WHAT THE EXERCISE ASKS: Every line of the data is to be retyped exactly.
++++ DATA SHOWN
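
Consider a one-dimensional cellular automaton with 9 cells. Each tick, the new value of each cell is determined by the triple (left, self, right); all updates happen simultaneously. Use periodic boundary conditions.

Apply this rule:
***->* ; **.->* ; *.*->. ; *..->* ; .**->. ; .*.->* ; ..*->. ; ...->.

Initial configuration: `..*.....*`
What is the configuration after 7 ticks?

*.**....*
*..**....
**..**...
.**..**..
..**..**.
...**..**
*...**..*

*...**..*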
++++++++
RESPONSE AREA:
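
Consider a one-dimensional cellular automaton with 9 cells. Each tick, the new value of each cell is determined by the triple (left, self, right); all updates happen simultaneously. Use periodic boundary conditions.

Apply this rule:
***->* ; **.->* ; *.*->. ; *..->* ; .**->. ; .*.->* ; ..*->. ; ...->.

Initial configuration: `..*.....*`
What is the configuration after 7 ticks?

*.**....*
*..**....
**..**...
.**..**..
..**..**.
...**..**
*...**..*

*...**..*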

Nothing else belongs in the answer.